- _Task details_:
Copy every line of the material precisely.
** Opening Data extract block **
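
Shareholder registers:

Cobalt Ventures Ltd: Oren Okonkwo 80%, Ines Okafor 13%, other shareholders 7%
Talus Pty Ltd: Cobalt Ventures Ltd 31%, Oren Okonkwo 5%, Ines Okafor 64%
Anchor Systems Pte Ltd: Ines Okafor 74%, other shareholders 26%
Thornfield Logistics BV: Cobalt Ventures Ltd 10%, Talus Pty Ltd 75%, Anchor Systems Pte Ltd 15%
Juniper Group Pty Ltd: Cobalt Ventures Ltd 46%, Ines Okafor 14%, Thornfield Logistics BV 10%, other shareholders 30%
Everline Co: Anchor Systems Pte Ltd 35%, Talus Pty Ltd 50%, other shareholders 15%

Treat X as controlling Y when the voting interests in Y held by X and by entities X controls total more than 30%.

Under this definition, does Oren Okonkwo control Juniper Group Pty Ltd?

Yes

Oren holds 80% of Cobalt, so Oren controls Cobalt.
Cobalt and Oren together hold 31% + 5% = 36% of Talus, so Oren controls Talus.
Cobalt and Talus together hold 10% + 75% = 85% of Thornfield, so Oren controls Thornfield.
Cobalt and Thornfield together hold 46% + 10% = 56% of Juniper, so Oren controls Juniper.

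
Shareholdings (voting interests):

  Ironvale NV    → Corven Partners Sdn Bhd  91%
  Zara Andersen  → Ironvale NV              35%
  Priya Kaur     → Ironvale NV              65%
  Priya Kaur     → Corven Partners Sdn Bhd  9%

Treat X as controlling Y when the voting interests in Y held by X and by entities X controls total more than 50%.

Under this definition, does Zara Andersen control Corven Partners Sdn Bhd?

Zara's largest direct stake is 35% in Ironvale, which does not meet the threshold, so Zara controls no company.
Neither Zara nor any entity Zara controls holds any voting interest in Corven.
So Zara does not control Corven.

No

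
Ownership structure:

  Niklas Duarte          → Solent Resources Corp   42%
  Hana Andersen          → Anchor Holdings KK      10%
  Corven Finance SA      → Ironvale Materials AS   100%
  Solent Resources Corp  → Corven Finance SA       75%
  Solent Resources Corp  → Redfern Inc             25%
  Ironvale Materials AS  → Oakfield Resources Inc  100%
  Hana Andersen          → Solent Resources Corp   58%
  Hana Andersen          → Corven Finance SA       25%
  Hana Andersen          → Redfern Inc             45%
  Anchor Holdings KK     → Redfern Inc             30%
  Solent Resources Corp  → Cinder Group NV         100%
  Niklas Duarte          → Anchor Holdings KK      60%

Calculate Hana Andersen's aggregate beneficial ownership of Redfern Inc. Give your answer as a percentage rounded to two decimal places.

62.50%

Hana reaches Redfern along 3 paths.
Via Anchor: 10% × 30% = 3%.
Via Solent: 58% × 25% = 14.5%.
Direct stake: 45% = 45%.
Total: 3% + 14.5% + 45% = 62.5%.
Rounded: 62.50%.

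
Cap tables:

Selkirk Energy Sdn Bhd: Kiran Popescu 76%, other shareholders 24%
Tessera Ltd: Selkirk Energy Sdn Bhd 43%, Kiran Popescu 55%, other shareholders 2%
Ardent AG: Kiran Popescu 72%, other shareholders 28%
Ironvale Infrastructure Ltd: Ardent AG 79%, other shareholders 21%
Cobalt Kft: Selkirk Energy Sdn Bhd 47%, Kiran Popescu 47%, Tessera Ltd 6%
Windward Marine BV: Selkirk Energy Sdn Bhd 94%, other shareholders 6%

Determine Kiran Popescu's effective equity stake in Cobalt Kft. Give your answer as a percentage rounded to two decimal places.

87.98%

Kiran reaches Cobalt along 4 paths.
Via Selkirk: 76% × 47% = 35.72%.
Direct stake: 47% = 47%.
Via Selkirk → Tessera: 76% × 43% × 6% = 1.9608%.
Via Tessera: 55% × 6% = 3.3%.
Total: 35.72% + 47% + 1.9608% + 3.3% = 87.9808%.
Rounded: 87.98%.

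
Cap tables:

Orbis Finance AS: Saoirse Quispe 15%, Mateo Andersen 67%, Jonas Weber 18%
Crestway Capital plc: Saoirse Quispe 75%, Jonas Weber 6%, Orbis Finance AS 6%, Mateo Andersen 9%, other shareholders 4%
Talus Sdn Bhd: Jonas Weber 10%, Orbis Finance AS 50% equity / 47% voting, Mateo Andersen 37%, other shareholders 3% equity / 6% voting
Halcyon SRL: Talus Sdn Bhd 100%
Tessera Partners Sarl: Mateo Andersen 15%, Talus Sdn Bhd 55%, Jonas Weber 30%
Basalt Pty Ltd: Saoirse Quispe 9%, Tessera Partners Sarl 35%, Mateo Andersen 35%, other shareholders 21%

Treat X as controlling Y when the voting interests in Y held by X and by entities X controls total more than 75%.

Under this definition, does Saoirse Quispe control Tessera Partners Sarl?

Saoirse's largest direct stake is 75% in Crestway, which does not meet the threshold, so Saoirse controls no company.
Neither Saoirse nor any entity Saoirse controls holds any voting interest in Tessera.
So Saoirse does not control Tessera.

No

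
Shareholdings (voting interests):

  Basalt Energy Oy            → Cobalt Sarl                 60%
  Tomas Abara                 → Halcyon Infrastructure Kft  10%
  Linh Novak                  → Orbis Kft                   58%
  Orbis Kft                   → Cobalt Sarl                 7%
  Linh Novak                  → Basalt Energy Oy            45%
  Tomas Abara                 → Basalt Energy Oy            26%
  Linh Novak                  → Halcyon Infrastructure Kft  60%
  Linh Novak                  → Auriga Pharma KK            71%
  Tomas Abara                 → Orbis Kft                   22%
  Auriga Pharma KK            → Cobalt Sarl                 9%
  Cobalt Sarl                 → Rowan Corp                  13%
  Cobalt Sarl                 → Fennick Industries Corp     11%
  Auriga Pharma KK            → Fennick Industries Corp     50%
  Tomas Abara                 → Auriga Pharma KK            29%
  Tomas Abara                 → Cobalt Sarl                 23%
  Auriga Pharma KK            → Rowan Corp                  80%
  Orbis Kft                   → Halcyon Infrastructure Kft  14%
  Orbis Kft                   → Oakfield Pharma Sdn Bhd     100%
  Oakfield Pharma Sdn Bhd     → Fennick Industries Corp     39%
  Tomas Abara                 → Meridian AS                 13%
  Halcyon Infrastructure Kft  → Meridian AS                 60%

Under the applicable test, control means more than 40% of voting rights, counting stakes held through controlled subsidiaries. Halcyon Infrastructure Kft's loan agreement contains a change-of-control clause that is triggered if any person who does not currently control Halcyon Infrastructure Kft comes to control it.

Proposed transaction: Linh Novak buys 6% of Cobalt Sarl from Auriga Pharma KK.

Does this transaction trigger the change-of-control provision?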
** Closing Data extract block **
- _Finished task_:
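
Shareholder registers:

Cobalt Ventures Ltd: Oren Okonkwo 80%, Ines Okafor 13%, other shareholders 7%
Talus Pty Ltd: Cobalt Ventures Ltd 31%, Oren Okonkwo 5%, Ines Okafor 64%
Anchor Systems Pte Ltd: Ines Okafor 74%, other shareholders 26%
Thornfield Logistics BV: Cobalt Ventures Ltd 10%, Talus Pty Ltd 75%, Anchor Systems Pte Ltd 15%
Juniper Group Pty Ltd: Cobalt Ventures Ltd 46%, Ines Okafor 14%, Thornfield Logistics BV 10%, other shareholders 30%
Everline Co: Anchor Systems Pte Ltd 35%, Talus Pty Ltd 50%, other shareholders 15%

Treat X as controlling Y when the voting interests in Y held by X and by entities X controls total more than 30%.

Under this definition, does Oren Okonkwo control Juniper Group Pty Ltd?

Yes

Oren holds 80% of Cobalt, so Oren controls Cobalt.
Cobalt and Oren together hold 31% + 5% = 36% of Talus, so Oren controls Talus.
Cobalt and Talus together hold 10% + 75% = 85% of Thornfield, so Oren controls Thornfield.
Cobalt and Thornfield together hold 46% + 10% = 56% of Juniper, so Oren controls Juniper.

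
Shareholdings (voting interests):

  Ironvale NV    → Corven Partners Sdn Bhd  91%
  Zara Andersen  → Ironvale NV              35%
  Priya Kaur     → Ironvale NV              65%
  Priya Kaur     → Corven Partners Sdn Bhd  9%

Treat X as controlling Y when the voting interests in Y held by X and by entities X controls total more than 50%.

Under this definition, does Zara Andersen control Corven Partners Sdn Bhd?

Zara's largest direct stake is 35% in Ironvale, which does not meet the threshold, so Zara controls no company.
Neither Zara nor any entity Zara controls holds any voting interest in Corven.
So Zara does not control Corven.

No

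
Ownership structure:

  Niklas Duarte          → Solent Resources Corp   42%
  Hana Andersen          → Anchor Holdings KK      10%
  Corven Finance SA      → Ironvale Materials AS   100%
  Solent Resources Corp  → Corven Finance SA       75%
  Solent Resources Corp  → Redfern Inc             25%
  Ironvale Materials AS  → Oakfield Resources Inc  100%
  Hana Andersen          → Solent Resources Corp   58%
  Hana Andersen          → Corven Finance SA       25%
  Hana Andersen          → Redfern Inc             45%
  Anchor Holdings KK     → Redfern Inc             30%
  Solent Resources Corp  → Cinder Group NV         100%
  Niklas Duarte          → Anchor Holdings KK      60%

Calculate Hana Andersen's aggregate beneficial ownership of Redfern Inc. Give your answer as a percentage rounded to two decimal places.

62.50%

Hana reaches Redfern along 3 paths.
Via Anchor: 10% × 30% = 3%.
Via Solent: 58% × 25% = 14.5%.
Direct stake: 45% = 45%.
Total: 3% + 14.5% + 45% = 62.5%.
Rounded: 62.50%.

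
Cap tables:

Selkirk Energy Sdn Bhd: Kiran Popescu 76%, other shareholders 24%
Tessera Ltd: Selkirk Energy Sdn Bhd 43%, Kiran Popescu 55%, other shareholders 2%
Ardent AG: Kiran Popescu 72%, other shareholders 28%
Ironvale Infrastructure Ltd: Ardent AG 79%, other shareholders 21%
Cobalt Kft: Selkirk Energy Sdn Bhd 47%, Kiran Popescu 47%, Tessera Ltd 6%
Windward Marine BV: Selkirk Energy Sdn Bhd 94%, other shareholders 6%

Determine Kiran Popescu's effective equity stake in Cobalt Kft. Give your answer as a percentage rounded to two decimal places.

87.98%

Kiran reaches Cobalt along 4 paths.
Via Selkirk: 76% × 47% = 35.72%.
Direct stake: 47% = 47%.
Via Selkirk → Tessera: 76% × 43% × 6% = 1.9608%.
Via Tessera: 55% × 6% = 3.3%.
Total: 35.72% + 47% + 1.9608% + 3.3% = 87.9808%.
Rounded: 87.98%.

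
Cap tables:

Orbis Finance AS: Saoirse Quispe 15%, Mateo Andersen 67%, Jonas Weber 18%
Crestway Capital plc: Saoirse Quispe 75%, Jonas Weber 6%, Orbis Finance AS 6%, Mateo Andersen 9%, other shareholders 4%
Talus Sdn Bhd: Jonas Weber 10%, Orbis Finance AS 50% equity / 47% voting, Mateo Andersen 37%, other shareholders 3% equity / 6% voting
Halcyon SRL: Talus Sdn Bhd 100%
Tessera Partners Sarl: Mateo Andersen 15%, Talus Sdn Bhd 55%, Jonas Weber 30%
Basalt Pty Ltd: Saoirse Quispe 9%, Tessera Partners Sarl 35%, Mateo Andersen 35%, other shareholders 21%

Treat X as controlling Y when the voting interests in Y held by X and by entities X controls total more than 75%.

Under this definition, does Saoirse Quispe control Tessera Partners Sarl?

Saoirse's largest direct stake is 75% in Crestway, which does not meet the threshold, so Saoirse controls no company.
Neither Saoirse nor any entity Saoirse controls holds any voting interest in Tessera.
So Saoirse does not control Tessera.

No

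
Shareholdings (voting interests):

  Basalt Energy Oy            → Cobalt Sarl                 60%
  Tomas Abara                 → Halcyon Infrastructure Kft  10%
  Linh Novak                  → Orbis Kft                   58%
  Orbis Kft                   → Cobalt Sarl                 7%
  Linh Novak                  → Basalt Energy Oy            45%
  Tomas Abara                 → Basalt Energy Oy            26%
  Linh Novak                  → Halcyon Infrastructure Kft  60%
  Linh Novak                  → Auriga Pharma KK            71%
  Tomas Abara                 → Orbis Kft                   22%
  Auriga Pharma KK            → Cobalt Sarl                 9%
  Cobalt Sarl                 → Rowan Corp                  13%
  Cobalt Sarl                 → Fennick Industries Corp     11%
  Auriga Pharma KK            → Fennick Industries Corp     50%
  Tomas Abara                 → Auriga Pharma KK            29%
  Tomas Abara                 → Cobalt Sarl                 23%
  Auriga Pharma KK            → Rowan Corp                  80%
  Orbis Kft                   → Halcyon Infrastructure Kft  14%
  Orbis Kft                   → Oakfield Pharma Sdn Bhd     100%
  Oakfield Pharma Sdn Bhd     → Fennick Industries Corp     39%
  Tomas Abara                 → Meridian AS                 13%
  Halcyon Infrastructure Kft  → Meridian AS                 60%

Under the applicable test, control means more than 40% of voting rights, counting stakes held through controlled subsidiaries. Halcyon Infrastructure Kft's loan agreement contains a change-of-control clause that is triggered if any person who does not currently control Halcyon Infrastructure Kft comes to control it.

Proposed transaction: Linh Novak buys 6% of Cobalt Sarl from Auriga Pharma KK.

Does this transaction trigger the change-of-control provision?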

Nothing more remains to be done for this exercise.